(Exercise data Opens)
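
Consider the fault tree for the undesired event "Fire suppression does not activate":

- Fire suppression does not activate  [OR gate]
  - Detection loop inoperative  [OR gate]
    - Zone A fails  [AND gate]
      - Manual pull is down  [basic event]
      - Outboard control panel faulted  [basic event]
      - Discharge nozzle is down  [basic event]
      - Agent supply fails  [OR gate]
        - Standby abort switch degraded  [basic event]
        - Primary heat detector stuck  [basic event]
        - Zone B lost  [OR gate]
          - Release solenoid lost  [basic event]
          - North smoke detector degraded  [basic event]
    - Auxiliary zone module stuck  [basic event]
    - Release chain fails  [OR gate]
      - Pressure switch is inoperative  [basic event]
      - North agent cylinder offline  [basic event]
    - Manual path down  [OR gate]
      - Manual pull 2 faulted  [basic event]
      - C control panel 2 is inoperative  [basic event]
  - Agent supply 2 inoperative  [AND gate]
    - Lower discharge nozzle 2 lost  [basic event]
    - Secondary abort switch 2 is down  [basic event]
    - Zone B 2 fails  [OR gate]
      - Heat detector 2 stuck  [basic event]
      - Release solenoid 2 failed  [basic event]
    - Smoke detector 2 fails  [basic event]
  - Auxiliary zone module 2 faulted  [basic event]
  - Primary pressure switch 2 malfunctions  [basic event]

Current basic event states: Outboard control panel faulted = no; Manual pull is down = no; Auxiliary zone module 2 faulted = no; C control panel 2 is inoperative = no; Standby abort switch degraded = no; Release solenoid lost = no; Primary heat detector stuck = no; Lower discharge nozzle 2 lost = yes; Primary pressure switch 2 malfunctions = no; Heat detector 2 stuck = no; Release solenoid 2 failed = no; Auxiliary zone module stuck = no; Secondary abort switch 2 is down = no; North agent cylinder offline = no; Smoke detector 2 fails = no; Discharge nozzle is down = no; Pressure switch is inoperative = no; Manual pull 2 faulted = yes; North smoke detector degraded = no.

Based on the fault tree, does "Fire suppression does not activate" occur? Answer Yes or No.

Zone B lost [OR]: Release solenoid lost=not, North smoke detector degraded=not → no input occurs → does not occur.
Agent supply fails [OR]: Standby abort switch degraded=not, Primary heat detector stuck=not, Zone B lost=not → no input occurs → does not occur.
Zone A fails [AND]: Manual pull is down=not, Outboard control panel faulted=not, Discharge nozzle is down=not, Agent supply fails=not → not all inputs occur → does not occur.
Release chain fails [OR]: Pressure switch is inoperative=not, North agent cylinder offline=not → no input occurs → does not occur.
Manual path down [OR]: Manual pull 2 faulted=occurs, C control panel 2 is inoperative=not → at least one input occurs → occurs.
Detection loop inoperative [OR]: Zone A fails=not, Auxiliary zone module stuck=not, Release chain fails=not, Manual path down=occurs → at least one input occurs → occurs.
Zone B 2 fails [OR]: Heat detector 2 stuck=not, Release solenoid 2 failed=not → no input occurs → does not occur.
Agent supply 2 inoperative [AND]: Lower discharge nozzle 2 lost=occurs, Secondary abort switch 2 is down=not, Zone B 2 fails=not, Smoke detector 2 fails=not → not all inputs occur → does not occur.
Fire suppression does not activate [OR]: Detection loop inoperative=occurs, Agent supply 2 inoperative=not, Auxiliary zone module 2 faulted=not, Primary pressure switch 2 malfunctions=not → at least one input occurs → occurs.

Yes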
(Exercise data Closes)
• [Activity] Could every entry above be printed again, word for word?

• [Expected answer]
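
Consider the fault tree for the undesired event "Fire suppression does not activate":

- Fire suppression does not activate  [OR gate]
  - Detection loop inoperative  [OR gate]
    - Zone A fails  [AND gate]
      - Manual pull is down  [basic event]
      - Outboard control panel faulted  [basic event]
      - Discharge nozzle is down  [basic event]
      - Agent supply fails  [OR gate]
        - Standby abort switch degraded  [basic event]
        - Primary heat detector stuck  [basic event]
        - Zone B lost  [OR gate]
          - Release solenoid lost  [basic event]
          - North smoke detector degraded  [basic event]
    - Auxiliary zone module stuck  [basic event]
    - Release chain fails  [OR gate]
      - Pressure switch is inoperative  [basic event]
      - North agent cylinder offline  [basic event]
    - Manual path down  [OR gate]
      - Manual pull 2 faulted  [basic event]
      - C control panel 2 is inoperative  [basic event]
  - Agent supply 2 inoperative  [AND gate]
    - Lower discharge nozzle 2 lost  [basic event]
    - Secondary abort switch 2 is down  [basic event]
    - Zone B 2 fails  [OR gate]
      - Heat detector 2 stuck  [basic event]
      - Release solenoid 2 failed  [basic event]
    - Smoke detector 2 fails  [basic event]
  - Auxiliary zone module 2 faulted  [basic event]
  - Primary pressure switch 2 malfunctions  [basic event]

Current basic event states: Outboard control panel faulted = no; Manual pull is down = no; Auxiliary zone module 2 faulted = no; C control panel 2 is inoperative = no; Standby abort switch degraded = no; Release solenoid lost = no; Primary heat detector stuck = no; Lower discharge nozzle 2 lost = yes; Primary pressure switch 2 malfunctions = no; Heat detector 2 stuck = no; Release solenoid 2 failed = no; Auxiliary zone module stuck = no; Secondary abort switch 2 is down = no; North agent cylinder offline = no; Smoke detector 2 fails = no; Discharge nozzle is down = no; Pressure switch is inoperative = no; Manual pull 2 faulted = yes; North smoke detector degraded = no.

Based on the fault tree, does "Fire suppression does not activate" occur? Answer Yes or No.

Zone B lost [OR]: Release solenoid lost=not, North smoke detector degraded=not → no input occurs → does not occur.
Agent supply fails [OR]: Standby abort switch degraded=not, Primary heat detector stuck=not, Zone B lost=not → no input occurs → does not occur.
Zone A fails [AND]: Manual pull is down=not, Outboard control panel faulted=not, Discharge nozzle is down=not, Agent supply fails=not → not all inputs occur → does not occur.
Release chain fails [OR]: Pressure switch is inoperative=not, North agent cylinder offline=not → no input occurs → does not occur.
Manual path down [OR]: Manual pull 2 faulted=occurs, C control panel 2 is inoperative=not → at least one input occurs → occurs.
Detection loop inoperative [OR]: Zone A fails=not, Auxiliary zone module stuck=not, Release chain fails=not, Manual path down=occurs → at least one input occurs → occurs.
Zone B 2 fails [OR]: Heat detector 2 stuck=not, Release solenoid 2 failed=not → no input occurs → does not occur.
Agent supply 2 inoperative [AND]: Lower discharge nozzle 2 lost=occurs, Secondary abort switch 2 is down=not, Zone B 2 fails=not, Smoke detector 2 fails=not → not all inputs occur → does not occur.
Fire suppression does not activate [OR]: Detection loop inoperative=occurs, Agent supply 2 inoperative=not, Auxiliary zone module 2 faulted=not, Primary pressure switch 2 malfunctions=not → at least one input occurs → occurs.

Yes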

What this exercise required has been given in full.